Excerpts from a dataset:
*** Block opens ***

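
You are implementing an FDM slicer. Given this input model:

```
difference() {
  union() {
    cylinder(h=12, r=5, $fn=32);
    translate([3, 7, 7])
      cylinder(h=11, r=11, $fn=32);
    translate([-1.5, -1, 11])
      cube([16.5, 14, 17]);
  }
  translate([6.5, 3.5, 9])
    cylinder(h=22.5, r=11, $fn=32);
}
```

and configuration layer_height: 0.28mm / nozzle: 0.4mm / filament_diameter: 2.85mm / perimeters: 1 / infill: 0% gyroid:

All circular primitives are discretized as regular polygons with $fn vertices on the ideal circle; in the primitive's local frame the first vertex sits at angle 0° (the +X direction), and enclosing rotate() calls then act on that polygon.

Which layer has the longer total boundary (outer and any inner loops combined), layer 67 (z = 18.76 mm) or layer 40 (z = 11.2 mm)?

layer 40 (z = 11.2 mm)

Layer 67 (z = 18.76): the cylinder is absent (z outside [0, 12]); the cylinder at (3, 7) is not intersected at this z (z outside [7, 18]); the cube at (-1.5, -1) (footprint 16.5×14) is included at this height (perimeter 61.00 mm); Combining (union): only the 16.5×14 cube at (-1.5, -1) is present, so the union is just that shape — boundary = 61.00 mm; the cylinder at (6.5, 3.5): section is a regular 32-gon, circumradius r=11 (perimeter = 2·32·11.000·sin(180°/32) = 69.00 mm); After the difference (first − rest): starting from that combined region, the r=11 cylinder at (6.5, 3.5) partially overlaps it — only the 225.33 mm² overlap (of its 377.69 mm²) is removed, clipping the outline — boundary = 17.50 mm. So its perimeter = 17.50 mm. Layer 40 (z = 11.2): the cylinder: section is a regular 32-gon, circumradius r=5 (perimeter = 2·32·5.000·sin(180°/32) = 31.37 mm); the r=11 cylinder at (3, 7) contributes a regular 32-gon of circumradius 11 (perimeter = 2·32·11.000·sin(180°/32) = 69.00 mm); the cube at (-1.5, -1) (footprint 16.5×14) is included at this height (perimeter 61.00 mm); Taking the union: the regions partially overlap (shared area 272.17 mm²), so the edge portions inside another operand are dropped and the merged outline is re-measured after clipping — boundary = 76.57 mm; the cylinder at (6.5, 3.5): section is a regular 32-gon, circumradius r=11 (perimeter = 2·32·11.000·sin(180°/32) = 69.00 mm); Subtracting the remaining from the first: starting from that combined region, the r=11 cylinder at (6.5, 3.5) partially overlaps it — only the 298.44 mm² overlap (of its 377.69 mm²) is removed, clipping the outline — boundary = 85.43 mm. So its perimeter = 85.43 mm. Layer 40 is larger (85.43 vs 17.50 mm).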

*** Block closes ***

• AIM OF THE EXERCISE
When you repeat the data, keep each line exactly as given.

• SOLUTION TO THIS EXERCISE
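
You are implementing an FDM slicer. Given this input model:

```
difference() {
  union() {
    cylinder(h=12, r=5, $fn=32);
    translate([3, 7, 7])
      cylinder(h=11, r=11, $fn=32);
    translate([-1.5, -1, 11])
      cube([16.5, 14, 17]);
  }
  translate([6.5, 3.5, 9])
    cylinder(h=22.5, r=11, $fn=32);
}
```

and configuration layer_height: 0.28mm / nozzle: 0.4mm / filament_diameter: 2.85mm / perimeters: 1 / infill: 0% gyroid:

All circular primitives are discretized as regular polygons with $fn vertices on the ideal circle; in the primitive's local frame the first vertex sits at angle 0° (the +X direction), and enclosing rotate() calls then act on that polygon.

Which layer has the longer total boundary (outer and any inner loops combined), layer 67 (z = 18.76 mm) or layer 40 (z = 11.2 mm)?

layer 40 (z = 11.2 mm)

Layer 67 (z = 18.76): the cylinder is absent (z outside [0, 12]); the cylinder at (3, 7) is not intersected at this z (z outside [7, 18]); the cube at (-1.5, -1) (footprint 16.5×14) is included at this height (perimeter 61.00 mm); Combining (union): only the 16.5×14 cube at (-1.5, -1) is present, so the union is just that shape — boundary = 61.00 mm; the cylinder at (6.5, 3.5): section is a regular 32-gon, circumradius r=11 (perimeter = 2·32·11.000·sin(180°/32) = 69.00 mm); After the difference (first − rest): starting from that combined region, the r=11 cylinder at (6.5, 3.5) partially overlaps it — only the 225.33 mm² overlap (of its 377.69 mm²) is removed, clipping the outline — boundary = 17.50 mm. So its perimeter = 17.50 mm. Layer 40 (z = 11.2): the cylinder: section is a regular 32-gon, circumradius r=5 (perimeter = 2·32·5.000·sin(180°/32) = 31.37 mm); the r=11 cylinder at (3, 7) contributes a regular 32-gon of circumradius 11 (perimeter = 2·32·11.000·sin(180°/32) = 69.00 mm); the cube at (-1.5, -1) (footprint 16.5×14) is included at this height (perimeter 61.00 mm); Taking the union: the regions partially overlap (shared area 272.17 mm²), so the edge portions inside another operand are dropped and the merged outline is re-measured after clipping — boundary = 76.57 mm; the cylinder at (6.5, 3.5): section is a regular 32-gon, circumradius r=11 (perimeter = 2·32·11.000·sin(180°/32) = 69.00 mm); Subtracting the remaining from the first: starting from that combined region, the r=11 cylinder at (6.5, 3.5) partially overlaps it — only the 298.44 mm² overlap (of its 377.69 mm²) is removed, clipping the outline — boundary = 85.43 mm. So its perimeter = 85.43 mm. Layer 40 is larger (85.43 vs 17.50 mm).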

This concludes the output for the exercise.